PROBLEM STATEMENT |
What is needed is an exact copy of all the entries below.

DATA EXTRACTS |
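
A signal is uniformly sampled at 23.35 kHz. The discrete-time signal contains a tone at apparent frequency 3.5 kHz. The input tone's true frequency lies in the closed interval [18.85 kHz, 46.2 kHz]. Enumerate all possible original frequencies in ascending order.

19.85 kHz, 26.85 kHz, 43.2 kHz

Frequencies that alias to 3.5 kHz are k·fs ± 3.5 kHz for integer k ≥ 0.
k=0: 3.5 kHz.
k=1: 19.85 kHz, 26.85 kHz.
k=2: 43.2 kHz, 50.2 kHz.
k=3: 66.55 kHz, 73.55 kHz.
Within [18.85 kHz, 46.2 kHz]: 19.85 kHz, 26.85 kHz, 43.2 kHz.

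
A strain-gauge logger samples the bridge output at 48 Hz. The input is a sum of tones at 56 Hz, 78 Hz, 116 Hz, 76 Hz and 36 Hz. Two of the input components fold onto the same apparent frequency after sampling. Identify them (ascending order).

76 Hz, 116 Hz

fs/2 = 24 Hz.
56 Hz mod fs = 8 Hz.
8 Hz ≤ fs/2 = 24 Hz, appears at 8 Hz.
78 Hz mod fs = 30 Hz.
30 Hz > fs/2 = 24 Hz, folds to fs − 30 Hz = 18 Hz.
116 Hz mod fs = 20 Hz.
20 Hz ≤ fs/2 = 24 Hz, appears at 20 Hz.
76 Hz mod fs = 28 Hz.
28 Hz > fs/2 = 24 Hz, folds to fs − 28 Hz = 20 Hz.
36 Hz > fs/2 = 24 Hz, folds to fs − 36 Hz = 12 Hz.
76 Hz and 116 Hz both map to 20 Hz.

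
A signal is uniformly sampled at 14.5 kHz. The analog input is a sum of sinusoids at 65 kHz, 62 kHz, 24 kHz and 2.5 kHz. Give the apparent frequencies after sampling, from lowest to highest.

fs/2 = 7.25 kHz.
65 kHz mod fs = 7 kHz.
7 kHz ≤ fs/2 = 7.25 kHz, appears at 7 kHz.
62 kHz mod fs = 4 kHz.
4 kHz ≤ fs/2 = 7.25 kHz, appears at 4 kHz.
24 kHz mod fs = 9.5 kHz.
9.5 kHz > fs/2 = 7.25 kHz, folds to fs − 9.5 kHz = 5 kHz.
2.5 kHz ≤ fs/2 = 7.25 kHz, passes unchanged.
Distinct values: {2.5 kHz, 4 kHz, 5 kHz, 7 kHz}.

2.5 kHz, 4 kHz, 5 kHz, 7 kHz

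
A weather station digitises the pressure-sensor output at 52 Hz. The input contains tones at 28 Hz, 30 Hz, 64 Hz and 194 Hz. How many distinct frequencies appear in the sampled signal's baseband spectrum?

fs/2 = 26 Hz.
28 Hz > fs/2 = 26 Hz, folds to fs − 28 Hz = 24 Hz.
30 Hz > fs/2 = 26 Hz, folds to fs − 30 Hz = 22 Hz.
64 Hz mod fs = 12 Hz.
12 Hz ≤ fs/2 = 26 Hz, appears at 12 Hz.
194 Hz mod fs = 38 Hz.
38 Hz > fs/2 = 26 Hz, folds to fs − 38 Hz = 14 Hz.
Distinct values: {12 Hz, 14 Hz, 22 Hz, 24 Hz} → 4.

4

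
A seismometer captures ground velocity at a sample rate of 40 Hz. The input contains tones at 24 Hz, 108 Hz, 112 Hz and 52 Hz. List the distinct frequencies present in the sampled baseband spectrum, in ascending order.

fs/2 = 20 Hz.
24 Hz > fs/2 = 20 Hz, folds to fs − 24 Hz = 16 Hz.
108 Hz mod fs = 28 Hz.
28 Hz > fs/2 = 20 Hz, folds to fs − 28 Hz = 12 Hz.
112 Hz mod fs = 32 Hz.
32 Hz > fs/2 = 20 Hz, folds to fs − 32 Hz = 8 Hz.
52 Hz mod fs = 12 Hz.
12 Hz ≤ fs/2 = 20 Hz, appears at 12 Hz.
Distinct values: {8 Hz, 12 Hz, 16 Hz}.

8 Hz, 12 Hz, 16 Hz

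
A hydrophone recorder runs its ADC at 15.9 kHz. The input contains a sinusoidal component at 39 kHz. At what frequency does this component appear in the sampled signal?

39 kHz mod fs = 7.2 kHz.
7.2 kHz ≤ fs/2 = 7.95 kHz, appears at 7.2 kHz.

7.2 kHz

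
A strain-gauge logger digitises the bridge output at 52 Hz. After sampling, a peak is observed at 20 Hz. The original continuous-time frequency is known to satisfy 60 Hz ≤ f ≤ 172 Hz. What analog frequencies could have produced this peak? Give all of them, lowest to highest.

72 Hz, 84 Hz, 124 Hz, 136 Hz

Frequencies that alias to 20 Hz are k·fs ± 20 Hz for integer k ≥ 0.
k=0: 20 Hz.
k=1: 32 Hz, 72 Hz.
k=2: 84 Hz, 124 Hz.
k=3: 136 Hz, 176 Hz.
k=4: 188 Hz, 228 Hz.
Within [60 Hz, 172 Hz]: 72 Hz, 84 Hz, 124 Hz, 136 Hz.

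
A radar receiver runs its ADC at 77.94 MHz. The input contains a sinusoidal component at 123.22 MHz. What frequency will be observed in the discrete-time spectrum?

123.22 MHz mod fs = 45.28 MHz.
45.28 MHz > fs/2 = 38.97 MHz, folds to fs − 45.28 MHz = 32.66 MHz.

32.66 MHz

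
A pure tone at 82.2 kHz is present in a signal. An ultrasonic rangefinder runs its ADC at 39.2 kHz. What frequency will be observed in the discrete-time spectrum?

3.8 kHz

82.2 kHz mod fs = 3.8 kHz.
3.8 kHz ≤ fs/2 = 19.6 kHz, appears at 3.8 kHz.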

OUTPUT OF THE EXERCISE |
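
A signal is uniformly sampled at 23.35 kHz. The discrete-time signal contains a tone at apparent frequency 3.5 kHz. The input tone's true frequency lies in the closed interval [18.85 kHz, 46.2 kHz]. Enumerate all possible original frequencies in ascending order.

19.85 kHz, 26.85 kHz, 43.2 kHz

Frequencies that alias to 3.5 kHz are k·fs ± 3.5 kHz for integer k ≥ 0.
k=0: 3.5 kHz.
k=1: 19.85 kHz, 26.85 kHz.
k=2: 43.2 kHz, 50.2 kHz.
k=3: 66.55 kHz, 73.55 kHz.
Within [18.85 kHz, 46.2 kHz]: 19.85 kHz, 26.85 kHz, 43.2 kHz.

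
A strain-gauge logger samples the bridge output at 48 Hz. The input is a sum of tones at 56 Hz, 78 Hz, 116 Hz, 76 Hz and 36 Hz. Two of the input components fold onto the same apparent frequency after sampling. Identify them (ascending order).

76 Hz, 116 Hz

fs/2 = 24 Hz.
56 Hz mod fs = 8 Hz.
8 Hz ≤ fs/2 = 24 Hz, appears at 8 Hz.
78 Hz mod fs = 30 Hz.
30 Hz > fs/2 = 24 Hz, folds to fs − 30 Hz = 18 Hz.
116 Hz mod fs = 20 Hz.
20 Hz ≤ fs/2 = 24 Hz, appears at 20 Hz.
76 Hz mod fs = 28 Hz.
28 Hz > fs/2 = 24 Hz, folds to fs − 28 Hz = 20 Hz.
36 Hz > fs/2 = 24 Hz, folds to fs − 36 Hz = 12 Hz.
76 Hz and 116 Hz both map to 20 Hz.

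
A signal is uniformly sampled at 14.5 kHz. The analog input is a sum of sinusoids at 65 kHz, 62 kHz, 24 kHz and 2.5 kHz. Give the apparent frequencies after sampling, from lowest to highest.

fs/2 = 7.25 kHz.
65 kHz mod fs = 7 kHz.
7 kHz ≤ fs/2 = 7.25 kHz, appears at 7 kHz.
62 kHz mod fs = 4 kHz.
4 kHz ≤ fs/2 = 7.25 kHz, appears at 4 kHz.
24 kHz mod fs = 9.5 kHz.
9.5 kHz > fs/2 = 7.25 kHz, folds to fs − 9.5 kHz = 5 kHz.
2.5 kHz ≤ fs/2 = 7.25 kHz, passes unchanged.
Distinct values: {2.5 kHz, 4 kHz, 5 kHz, 7 kHz}.

2.5 kHz, 4 kHz, 5 kHz, 7 kHz

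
A weather station digitises the pressure-sensor output at 52 Hz. The input contains tones at 28 Hz, 30 Hz, 64 Hz and 194 Hz. How many distinct frequencies appear in the sampled signal's baseband spectrum?

fs/2 = 26 Hz.
28 Hz > fs/2 = 26 Hz, folds to fs − 28 Hz = 24 Hz.
30 Hz > fs/2 = 26 Hz, folds to fs − 30 Hz = 22 Hz.
64 Hz mod fs = 12 Hz.
12 Hz ≤ fs/2 = 26 Hz, appears at 12 Hz.
194 Hz mod fs = 38 Hz.
38 Hz > fs/2 = 26 Hz, folds to fs − 38 Hz = 14 Hz.
Distinct values: {12 Hz, 14 Hz, 22 Hz, 24 Hz} → 4.

4

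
A seismometer captures ground velocity at a sample rate of 40 Hz. The input contains tones at 24 Hz, 108 Hz, 112 Hz and 52 Hz. List the distinct frequencies present in the sampled baseband spectrum, in ascending order.

fs/2 = 20 Hz.
24 Hz > fs/2 = 20 Hz, folds to fs − 24 Hz = 16 Hz.
108 Hz mod fs = 28 Hz.
28 Hz > fs/2 = 20 Hz, folds to fs − 28 Hz = 12 Hz.
112 Hz mod fs = 32 Hz.
32 Hz > fs/2 = 20 Hz, folds to fs − 32 Hz = 8 Hz.
52 Hz mod fs = 12 Hz.
12 Hz ≤ fs/2 = 20 Hz, appears at 12 Hz.
Distinct values: {8 Hz, 12 Hz, 16 Hz}.

8 Hz, 12 Hz, 16 Hz

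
A hydrophone recorder runs its ADC at 15.9 kHz. The input contains a sinusoidal component at 39 kHz. At what frequency does this component appear in the sampled signal?

39 kHz mod fs = 7.2 kHz.
7.2 kHz ≤ fs/2 = 7.95 kHz, appears at 7.2 kHz.

7.2 kHz

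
A strain-gauge logger digitises the bridge output at 52 Hz. After sampling, a peak is observed at 20 Hz. The original continuous-time frequency is known to satisfy 60 Hz ≤ f ≤ 172 Hz. What analog frequencies could have produced this peak? Give all of them, lowest to highest.

72 Hz, 84 Hz, 124 Hz, 136 Hz

Frequencies that alias to 20 Hz are k·fs ± 20 Hz for integer k ≥ 0.
k=0: 20 Hz.
k=1: 32 Hz, 72 Hz.
k=2: 84 Hz, 124 Hz.
k=3: 136 Hz, 176 Hz.
k=4: 188 Hz, 228 Hz.
Within [60 Hz, 172 Hz]: 72 Hz, 84 Hz, 124 Hz, 136 Hz.

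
A radar receiver runs its ADC at 77.94 MHz. The input contains a sinusoidal component at 123.22 MHz. What frequency will be observed in the discrete-time spectrum?

123.22 MHz mod fs = 45.28 MHz.
45.28 MHz > fs/2 = 38.97 MHz, folds to fs − 45.28 MHz = 32.66 MHz.

32.66 MHz

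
A pure tone at 82.2 kHz is present in a signal. An ultrasonic rangefinder runs its ADC at 39.2 kHz. What frequency will be observed in the discrete-time spectrum?

3.8 kHz

82.2 kHz mod fs = 3.8 kHz.
3.8 kHz ≤ fs/2 = 19.6 kHz, appears at 3.8 kHz.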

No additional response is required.